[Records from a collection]
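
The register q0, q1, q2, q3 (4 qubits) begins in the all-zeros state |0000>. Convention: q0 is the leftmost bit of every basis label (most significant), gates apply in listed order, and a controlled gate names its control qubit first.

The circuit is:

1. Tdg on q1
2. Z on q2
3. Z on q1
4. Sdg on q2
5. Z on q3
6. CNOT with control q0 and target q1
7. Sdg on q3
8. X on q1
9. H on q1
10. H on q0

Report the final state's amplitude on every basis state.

After the circuit, the state carries amplitude 1/2 on |0000>, -1/2 on |0100>, 1/2 on |1000>, -1/2 on |1100>, and 0 on every other basis state.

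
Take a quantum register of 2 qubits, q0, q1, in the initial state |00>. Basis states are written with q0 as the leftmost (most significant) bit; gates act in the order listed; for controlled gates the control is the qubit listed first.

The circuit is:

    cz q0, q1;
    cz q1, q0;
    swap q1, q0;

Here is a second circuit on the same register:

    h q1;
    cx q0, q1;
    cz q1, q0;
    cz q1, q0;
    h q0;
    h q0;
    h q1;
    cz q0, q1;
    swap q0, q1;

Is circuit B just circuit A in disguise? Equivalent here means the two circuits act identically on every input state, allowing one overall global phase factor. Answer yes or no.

Yes: on every input state the two circuits agree up to one overall phase factor.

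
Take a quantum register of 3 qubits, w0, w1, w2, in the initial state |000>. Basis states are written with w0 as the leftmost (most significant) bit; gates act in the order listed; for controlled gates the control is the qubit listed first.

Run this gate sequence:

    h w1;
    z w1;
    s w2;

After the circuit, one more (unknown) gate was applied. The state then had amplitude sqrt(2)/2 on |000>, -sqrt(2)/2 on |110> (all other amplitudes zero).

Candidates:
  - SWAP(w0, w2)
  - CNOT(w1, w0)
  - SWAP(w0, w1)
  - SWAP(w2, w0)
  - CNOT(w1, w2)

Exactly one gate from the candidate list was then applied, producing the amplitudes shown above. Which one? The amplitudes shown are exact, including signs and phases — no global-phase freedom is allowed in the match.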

WHAT TO WORK ON >> The response should be an exact copy of every line above.

SOLUTION TO THIS EXERCISE >>
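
The register q0, q1, q2, q3 (4 qubits) begins in the all-zeros state |0000>. Convention: q0 is the leftmost bit of every basis label (most significant), gates apply in listed order, and a controlled gate names its control qubit first.

The circuit is:

1. Tdg on q1
2. Z on q2
3. Z on q1
4. Sdg on q2
5. Z on q3
6. CNOT with control q0 and target q1
7. Sdg on q3
8. X on q1
9. H on q1
10. H on q0

Report the final state's amplitude on every basis state.

After the circuit, the state carries amplitude 1/2 on |0000>, -1/2 on |0100>, 1/2 on |1000>, -1/2 on |1100>, and 0 on every other basis state.

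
Take a quantum register of 2 qubits, q0, q1, in the initial state |00>. Basis states are written with q0 as the leftmost (most significant) bit; gates act in the order listed; for controlled gates the control is the qubit listed first.

The circuit is:

    cz q0, q1;
    cz q1, q0;
    swap q1, q0;

Here is a second circuit on the same register:

    h q1;
    cx q0, q1;
    cz q1, q0;
    cz q1, q0;
    h q0;
    h q0;
    h q1;
    cz q0, q1;
    swap q0, q1;

Is circuit B just circuit A in disguise? Equivalent here means the two circuits act identically on every input state, allowing one overall global phase factor. Answer yes or no.

Yes: on every input state the two circuits agree up to one overall phase factor.

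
Take a quantum register of 3 qubits, w0, w1, w2, in the initial state |000>. Basis states are written with w0 as the leftmost (most significant) bit; gates act in the order listed; for controlled gates the control is the qubit listed first.

Run this gate sequence:

    h w1;
    z w1;
    s w2;

After the circuit, one more (unknown) gate was applied. The state then had amplitude sqrt(2)/2 on |000>, -sqrt(2)/2 on |110> (all other amplitudes zero).

Candidates:
  - SWAP(w0, w2)
  - CNOT(w1, w0)
  - SWAP(w0, w1)
  - SWAP(w2, w0)
  - CNOT(w1, w2)

Exactly one gate from the candidate list was then applied, producing the amplitudes shown above. Which one? The amplitudes shown are exact, including signs and phases — no global-phase freedom is allowed in the match.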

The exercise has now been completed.